§ BRIEF: Repeat verbatim, and only, the lines of the data below, beginning at the line that contains "Find the measure of ∠BVC in degrees." and stopping after the line that contains "Let B, K, M, Z".

§ DATA SECTION:
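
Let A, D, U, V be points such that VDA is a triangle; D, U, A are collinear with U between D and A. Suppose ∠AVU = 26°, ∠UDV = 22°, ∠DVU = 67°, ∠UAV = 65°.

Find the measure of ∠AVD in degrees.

1. ∠ADV = 22°  [U on ray DA]
2. ∠DAV = 65°  [U on ray AD]
3. ∠AVD = 93°  [△VDA]

∠AVD = 93°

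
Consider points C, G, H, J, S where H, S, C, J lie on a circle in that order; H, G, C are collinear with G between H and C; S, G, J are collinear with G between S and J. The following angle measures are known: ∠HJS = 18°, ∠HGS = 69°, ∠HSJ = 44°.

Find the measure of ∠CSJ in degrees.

∠CSJ = 51°

1. ∠HCS = 18°  [same arc HS]
2. ∠CGS = 111°  [linear pair at G on HC]
3. ∠CSJ = 51°  [△SGC]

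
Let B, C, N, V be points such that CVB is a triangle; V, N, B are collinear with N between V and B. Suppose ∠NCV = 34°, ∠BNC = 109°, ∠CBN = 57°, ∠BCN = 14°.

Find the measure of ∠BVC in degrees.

1. ∠CNV = 71°  [linear pair at N on VB]
2. ∠CVN = 75°  [△CVN]
3. ∠BVC = 75°  [N on ray VB]

∠BVC = 75°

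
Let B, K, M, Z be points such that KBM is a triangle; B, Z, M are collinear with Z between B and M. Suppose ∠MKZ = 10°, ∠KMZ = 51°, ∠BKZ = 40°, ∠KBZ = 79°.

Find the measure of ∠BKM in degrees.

1. ∠BMK = 51°  [Z on ray MB]
2. ∠KBM = 79°  [Z on ray BM]
3. ∠BKM = 50°  [△KBM]

∠BKM = 50°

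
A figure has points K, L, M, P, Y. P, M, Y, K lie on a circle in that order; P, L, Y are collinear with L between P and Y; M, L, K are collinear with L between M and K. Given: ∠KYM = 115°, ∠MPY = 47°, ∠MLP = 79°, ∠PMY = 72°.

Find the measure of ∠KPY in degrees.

1. ∠MKY = 47°  [same arc MY]
2. ∠KLY = 79°  [vertical angles at L]
3. ∠PKY = 108°  [cyclic PMYK, opposite ∠M+∠K]
4. ∠KYP = 54°  [△YLK]
5. ∠KPY = 18°  [△PYK]

∠KPY = 18°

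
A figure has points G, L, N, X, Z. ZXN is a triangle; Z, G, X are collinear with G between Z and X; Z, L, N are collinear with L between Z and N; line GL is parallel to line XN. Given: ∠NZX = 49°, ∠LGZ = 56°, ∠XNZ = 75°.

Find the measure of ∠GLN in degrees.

1. ∠GZL = 49°  [G on ZX, L on ZN]
2. ∠GLZ = 75°  [△ZGL]
3. ∠GLN = 105°  [linear pair at L on ZN]

∠GLN = 105°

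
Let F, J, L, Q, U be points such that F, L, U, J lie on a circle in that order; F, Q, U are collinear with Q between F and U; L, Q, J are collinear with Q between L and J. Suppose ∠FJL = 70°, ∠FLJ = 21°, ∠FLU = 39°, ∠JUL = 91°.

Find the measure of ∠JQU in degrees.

∠JQU = 88°

1. ∠FUL = 70°  [same arc FL]
2. ∠FUJ = 21°  [same arc FJ]
3. ∠LFU = 71°  [△FLU]
4. ∠LJU = 71°  [same arc LU]
5. ∠JQU = 88°  [△UQJ]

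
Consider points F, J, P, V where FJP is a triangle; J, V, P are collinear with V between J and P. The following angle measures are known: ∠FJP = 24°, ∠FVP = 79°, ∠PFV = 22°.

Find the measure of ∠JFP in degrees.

∠JFP = 77°

1. ∠FPV = 79°  [△FVP]
2. ∠FPJ = 79°  [V on ray PJ]
3. ∠JFP = 77°  [△FJP]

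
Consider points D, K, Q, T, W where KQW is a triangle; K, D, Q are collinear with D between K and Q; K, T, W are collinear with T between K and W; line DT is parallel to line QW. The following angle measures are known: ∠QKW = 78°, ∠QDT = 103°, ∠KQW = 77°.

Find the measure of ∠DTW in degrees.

1. ∠KWQ = 25°  [△KQW]
2. ∠DTK = 25°  [DT∥QW, corresponding at T]
3. ∠DTW = 155°  [linear pair at T on KW]

∠DTW = 155°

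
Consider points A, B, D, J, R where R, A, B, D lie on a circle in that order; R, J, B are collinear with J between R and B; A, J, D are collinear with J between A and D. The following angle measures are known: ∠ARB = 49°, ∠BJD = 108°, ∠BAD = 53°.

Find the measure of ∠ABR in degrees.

1. ∠AJR = 108°  [vertical angles at J]
2. ∠AJB = 72°  [linear pair at J on RB]
3. ∠ABR = 55°  [△AJB]

∠ABR = 55°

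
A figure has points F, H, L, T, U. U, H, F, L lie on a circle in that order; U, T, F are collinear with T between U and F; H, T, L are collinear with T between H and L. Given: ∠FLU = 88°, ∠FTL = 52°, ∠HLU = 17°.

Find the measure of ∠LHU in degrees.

∠LHU = 57°

1. ∠FHU = 92°  [cyclic UHFL, opposite ∠H+∠L]
2. ∠HTU = 52°  [vertical angles at T]
3. ∠HFU = 17°  [same arc UH]
4. ∠FUH = 71°  [△UHF]
5. ∠LHU = 57°  [△UTH]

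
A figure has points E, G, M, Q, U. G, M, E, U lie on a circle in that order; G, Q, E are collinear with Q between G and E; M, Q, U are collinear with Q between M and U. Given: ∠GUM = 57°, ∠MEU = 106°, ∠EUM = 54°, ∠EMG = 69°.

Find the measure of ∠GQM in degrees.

1. ∠MGU = 74°  [cyclic GMEU, opposite ∠G+∠E]
2. ∠EGM = 54°  [same arc ME]
3. ∠GMU = 49°  [△GMU]
4. ∠GQM = 77°  [△GQM]

∠GQM = 77°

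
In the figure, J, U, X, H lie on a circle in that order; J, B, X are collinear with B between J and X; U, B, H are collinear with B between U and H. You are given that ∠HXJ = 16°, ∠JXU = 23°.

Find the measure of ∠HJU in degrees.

∠HJU = 141°

1. ∠HUJ = 16°  [same arc JH]
2. ∠JHU = 23°  [same arc JU]
3. ∠HJU = 141°  [△JUH]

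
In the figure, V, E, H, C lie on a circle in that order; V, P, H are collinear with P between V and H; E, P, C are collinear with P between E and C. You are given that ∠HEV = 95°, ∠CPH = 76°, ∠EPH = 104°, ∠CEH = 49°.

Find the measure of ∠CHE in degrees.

∠CHE = 73°

1. ∠HCV = 85°  [cyclic VEHC, opposite ∠E+∠C]
2. ∠CVH = 49°  [same arc HC]
3. ∠CHV = 46°  [△VHC]
4. ∠ECH = 58°  [△HPC]
5. ∠CHE = 73°  [△EHC]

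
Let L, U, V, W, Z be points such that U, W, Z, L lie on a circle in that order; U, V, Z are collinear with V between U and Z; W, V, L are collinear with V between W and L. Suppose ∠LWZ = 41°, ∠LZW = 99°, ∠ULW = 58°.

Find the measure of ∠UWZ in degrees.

1. ∠WLZ = 40°  [△WZL]
2. ∠UZW = 58°  [same arc UW]
3. ∠WUZ = 40°  [same arc WZ]
4. ∠UWZ = 82°  [△UWZ]

∠UWZ = 82°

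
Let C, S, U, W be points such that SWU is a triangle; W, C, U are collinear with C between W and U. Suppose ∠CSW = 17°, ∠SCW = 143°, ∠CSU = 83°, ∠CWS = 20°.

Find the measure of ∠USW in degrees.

1. ∠SCU = 37°  [linear pair at C on WU]
2. ∠CUS = 60°  [△SCU]
3. ∠SWU = 20°  [C on ray WU]
4. ∠SUW = 60°  [C on ray UW]
5. ∠USW = 100°  [△SWU]

∠USW = 100°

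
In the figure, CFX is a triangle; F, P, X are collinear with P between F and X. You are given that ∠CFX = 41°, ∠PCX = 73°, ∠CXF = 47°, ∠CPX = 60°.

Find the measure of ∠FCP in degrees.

1. ∠CFP = 41°  [P on ray FX]
2. ∠CPF = 120°  [linear pair at P on FX]
3. ∠FCP = 19°  [△CFP]

∠FCP = 19°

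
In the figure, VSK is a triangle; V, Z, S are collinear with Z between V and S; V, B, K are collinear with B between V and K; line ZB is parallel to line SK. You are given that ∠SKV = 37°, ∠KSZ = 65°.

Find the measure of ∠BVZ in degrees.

∠BVZ = 78°

1. ∠KSV = 65°  [Z on ray SV]
2. ∠KVS = 78°  [△VSK]
3. ∠BVZ = 78°  [Z on VS, B on VK]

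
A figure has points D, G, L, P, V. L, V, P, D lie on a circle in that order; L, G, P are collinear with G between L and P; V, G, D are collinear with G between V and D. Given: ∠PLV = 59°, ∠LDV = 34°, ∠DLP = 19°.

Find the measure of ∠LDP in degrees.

1. ∠LPV = 34°  [same arc LV]
2. ∠LVP = 87°  [△LVP]
3. ∠LDP = 93°  [cyclic LVPD, opposite ∠V+∠D]

∠LDP = 93°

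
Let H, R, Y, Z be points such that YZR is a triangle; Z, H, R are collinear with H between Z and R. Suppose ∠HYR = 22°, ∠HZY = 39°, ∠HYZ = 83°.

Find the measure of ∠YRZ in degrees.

∠YRZ = 36°

1. ∠YHZ = 58°  [△YZH]
2. ∠RHY = 122°  [linear pair at H on ZR]
3. ∠HRY = 36°  [△YHR]
4. ∠YRZ = 36°  [H on ray RZ]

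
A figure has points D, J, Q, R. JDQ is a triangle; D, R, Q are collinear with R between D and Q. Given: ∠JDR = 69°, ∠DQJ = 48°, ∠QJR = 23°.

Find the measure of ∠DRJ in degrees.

1. ∠JQR = 48°  [R on ray QD]
2. ∠JRQ = 109°  [△JRQ]
3. ∠DRJ = 71°  [linear pair at R on DQ]

∠DRJ = 71°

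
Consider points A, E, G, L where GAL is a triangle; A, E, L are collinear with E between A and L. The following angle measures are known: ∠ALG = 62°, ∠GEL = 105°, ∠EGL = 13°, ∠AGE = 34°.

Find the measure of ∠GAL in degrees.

1. ∠AEG = 75°  [linear pair at E on AL]
2. ∠EAG = 71°  [△GAE]
3. ∠GAL = 71°  [E on ray AL]

∠GAL = 71°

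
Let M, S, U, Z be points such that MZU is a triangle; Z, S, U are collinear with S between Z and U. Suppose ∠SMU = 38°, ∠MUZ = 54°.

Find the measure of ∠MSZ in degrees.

1. ∠MUS = 54°  [S on ray UZ]
2. ∠MSU = 88°  [△MSU]
3. ∠MSZ = 92°  [linear pair at S on ZU]

∠MSZ = 92°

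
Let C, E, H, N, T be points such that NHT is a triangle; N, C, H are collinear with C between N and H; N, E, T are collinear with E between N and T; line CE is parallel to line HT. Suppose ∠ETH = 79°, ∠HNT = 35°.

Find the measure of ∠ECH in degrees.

∠ECH = 114°

1. ∠HTN = 79°  [E on ray TN]
2. ∠NHT = 66°  [△NHT]
3. ∠ECN = 66°  [CE∥HT, corresponding at C]
4. ∠ECH = 114°  [linear pair at C on NH]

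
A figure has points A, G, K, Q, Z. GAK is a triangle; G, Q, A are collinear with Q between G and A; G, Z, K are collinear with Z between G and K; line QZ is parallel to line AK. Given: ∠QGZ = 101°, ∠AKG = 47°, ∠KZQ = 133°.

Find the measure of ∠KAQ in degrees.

∠KAQ = 32°

1. ∠AGK = 101°  [Q on GA, Z on GK]
2. ∠GAK = 32°  [△GAK]
3. ∠KAQ = 32°  [Q on ray AG]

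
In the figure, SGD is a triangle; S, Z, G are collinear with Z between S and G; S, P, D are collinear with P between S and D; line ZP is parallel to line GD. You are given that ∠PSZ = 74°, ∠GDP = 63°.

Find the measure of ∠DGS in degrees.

∠DGS = 43°

1. ∠DSG = 74°  [Z on SG, P on SD]
2. ∠GDS = 63°  [P on ray DS]
3. ∠DGS = 43°  [△SGD]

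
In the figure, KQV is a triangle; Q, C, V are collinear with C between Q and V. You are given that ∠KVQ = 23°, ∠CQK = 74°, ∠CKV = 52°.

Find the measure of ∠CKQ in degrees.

∠CKQ = 31°

1. ∠CVK = 23°  [C on ray VQ]
2. ∠KCV = 105°  [△KCV]
3. ∠KCQ = 75°  [linear pair at C on QV]
4. ∠CKQ = 31°  [△KQC]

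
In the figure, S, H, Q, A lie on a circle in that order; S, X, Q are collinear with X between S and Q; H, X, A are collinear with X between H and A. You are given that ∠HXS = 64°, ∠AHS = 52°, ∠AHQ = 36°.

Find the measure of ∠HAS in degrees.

∠HAS = 28°

1. ∠AXQ = 64°  [vertical angles at X]
2. ∠ASQ = 36°  [same arc QA]
3. ∠AXS = 116°  [linear pair at X on SQ]
4. ∠HAS = 28°  [△SXA]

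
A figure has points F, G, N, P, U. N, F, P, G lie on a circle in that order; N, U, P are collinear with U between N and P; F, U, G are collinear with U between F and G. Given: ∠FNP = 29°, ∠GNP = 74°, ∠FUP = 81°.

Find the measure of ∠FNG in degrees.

1. ∠FGP = 29°  [same arc FP]
2. ∠GFP = 74°  [same arc PG]
3. ∠FPG = 77°  [△FPG]
4. ∠FNG = 103°  [cyclic NFPG, opposite ∠N+∠P]

∠FNG = 103°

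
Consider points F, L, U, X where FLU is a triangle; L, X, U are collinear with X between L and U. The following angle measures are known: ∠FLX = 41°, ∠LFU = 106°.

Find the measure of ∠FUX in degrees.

∠FUX = 33°

1. ∠FLU = 41°  [X on ray LU]
2. ∠FUL = 33°  [△FLU]
3. ∠FUX = 33°  [X on ray UL]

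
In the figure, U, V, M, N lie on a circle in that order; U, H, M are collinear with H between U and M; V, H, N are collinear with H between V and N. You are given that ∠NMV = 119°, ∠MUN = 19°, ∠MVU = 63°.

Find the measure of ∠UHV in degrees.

1. ∠MVN = 19°  [same arc MN]
2. ∠MNU = 117°  [cyclic UVMN, opposite ∠V+∠N]
3. ∠MNV = 42°  [△VMN]
4. ∠NMU = 44°  [△UMN]
5. ∠MUV = 42°  [same arc VM]
6. ∠NVU = 44°  [same arc UN]
7. ∠UHV = 94°  [△UHV]

∠UHV = 94°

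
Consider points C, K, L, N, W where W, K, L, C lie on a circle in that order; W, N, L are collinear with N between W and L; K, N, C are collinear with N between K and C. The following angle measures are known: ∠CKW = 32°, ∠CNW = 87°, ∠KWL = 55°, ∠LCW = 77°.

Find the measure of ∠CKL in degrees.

∠CKL = 71°

1. ∠CLW = 32°  [same arc WC]
2. ∠CWL = 71°  [△WLC]
3. ∠CKL = 71°  [same arc LC]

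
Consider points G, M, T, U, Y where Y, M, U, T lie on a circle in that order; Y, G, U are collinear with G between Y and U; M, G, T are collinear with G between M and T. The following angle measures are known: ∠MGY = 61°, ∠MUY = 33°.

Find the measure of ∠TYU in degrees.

1. ∠TGU = 61°  [vertical angles at G]
2. ∠MTY = 33°  [same arc YM]
3. ∠TGY = 119°  [linear pair at G on YU]
4. ∠TYU = 28°  [△YGT]

∠TYU = 28°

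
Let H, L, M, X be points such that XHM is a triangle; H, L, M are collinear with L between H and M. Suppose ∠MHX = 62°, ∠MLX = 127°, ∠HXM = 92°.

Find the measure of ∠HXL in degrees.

1. ∠LHX = 62°  [L on ray HM]
2. ∠HLX = 53°  [linear pair at L on HM]
3. ∠HXL = 65°  [△XHL]

∠HXL = 65°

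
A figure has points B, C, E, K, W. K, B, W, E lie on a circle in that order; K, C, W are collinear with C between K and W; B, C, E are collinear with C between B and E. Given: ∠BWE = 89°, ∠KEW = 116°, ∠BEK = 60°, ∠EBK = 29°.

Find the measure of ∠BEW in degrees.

1. ∠KBW = 64°  [cyclic KBWE, opposite ∠B+∠E]
2. ∠BWK = 60°  [same arc KB]
3. ∠BKW = 56°  [△KBW]
4. ∠BEW = 56°  [same arc BW]

∠BEW = 56°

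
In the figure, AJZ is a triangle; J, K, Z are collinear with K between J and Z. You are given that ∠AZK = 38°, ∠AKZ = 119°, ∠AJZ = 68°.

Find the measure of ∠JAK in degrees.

1. ∠AKJ = 61°  [linear pair at K on JZ]
2. ∠AJK = 68°  [K on ray JZ]
3. ∠JAK = 51°  [△AJK]

∠JAK = 51°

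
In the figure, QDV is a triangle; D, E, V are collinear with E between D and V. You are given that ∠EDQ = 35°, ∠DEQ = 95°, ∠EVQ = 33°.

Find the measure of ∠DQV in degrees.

∠DQV = 112°

1. ∠QDV = 35°  [E on ray DV]
2. ∠DVQ = 33°  [E on ray VD]
3. ∠DQV = 112°  [△QDV]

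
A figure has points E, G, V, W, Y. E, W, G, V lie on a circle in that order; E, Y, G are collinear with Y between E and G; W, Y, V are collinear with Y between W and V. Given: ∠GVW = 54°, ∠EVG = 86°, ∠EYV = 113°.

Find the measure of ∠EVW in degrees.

∠EVW = 32°

1. ∠GEW = 54°  [same arc WG]
2. ∠EWG = 94°  [cyclic EWGV, opposite ∠W+∠V]
3. ∠EGW = 32°  [△EWG]
4. ∠EVW = 32°  [same arc EW]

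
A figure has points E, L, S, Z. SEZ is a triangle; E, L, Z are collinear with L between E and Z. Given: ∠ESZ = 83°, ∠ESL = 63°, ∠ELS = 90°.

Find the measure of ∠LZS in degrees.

∠LZS = 70°

1. ∠LES = 27°  [△SEL]
2. ∠SEZ = 27°  [L on ray EZ]
3. ∠EZS = 70°  [△SEZ]
4. ∠LZS = 70°  [L on ray ZE]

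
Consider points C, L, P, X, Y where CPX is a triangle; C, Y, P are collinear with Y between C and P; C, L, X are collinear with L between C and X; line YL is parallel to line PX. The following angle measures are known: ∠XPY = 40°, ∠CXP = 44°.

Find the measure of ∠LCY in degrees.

∠LCY = 96°

1. ∠CPX = 40°  [Y on ray PC]
2. ∠PCX = 96°  [△CPX]
3. ∠LCY = 96°  [Y on CP, L on CX]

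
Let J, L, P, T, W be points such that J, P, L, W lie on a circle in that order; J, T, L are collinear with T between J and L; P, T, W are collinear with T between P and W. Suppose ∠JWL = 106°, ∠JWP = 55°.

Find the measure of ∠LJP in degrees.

1. ∠JPL = 74°  [cyclic JPLW, opposite ∠P+∠W]
2. ∠JLP = 55°  [same arc JP]
3. ∠LJP = 51°  [△JPL]

∠LJP = 51°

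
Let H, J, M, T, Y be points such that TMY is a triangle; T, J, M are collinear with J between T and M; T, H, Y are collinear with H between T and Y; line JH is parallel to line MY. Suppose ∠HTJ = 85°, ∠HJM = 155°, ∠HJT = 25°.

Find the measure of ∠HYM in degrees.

1. ∠JHT = 70°  [△TJH]
2. ∠JHY = 110°  [linear pair at H on TY]
3. ∠HYM = 70°  [JH∥MY, co-interior at Y–H]

∠HYM = 70°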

§ SOLUTION FOR THIS PROBLEM:
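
Find the measure of ∠BVC in degrees.

1. ∠CNV = 71°  [linear pair at N on VB]
2. ∠CVN = 75°  [△CVN]
3. ∠BVC = 75°  [N on ray VB]

∠BVC = 75°

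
Let B, K, M, Z be points such that KBM is a triangle; B, Z, M are collinear with Z between B and M. Suppose ∠MKZ = 10°, ∠KMZ = 51°, ∠BKZ = 40°, ∠KBZ = 79°.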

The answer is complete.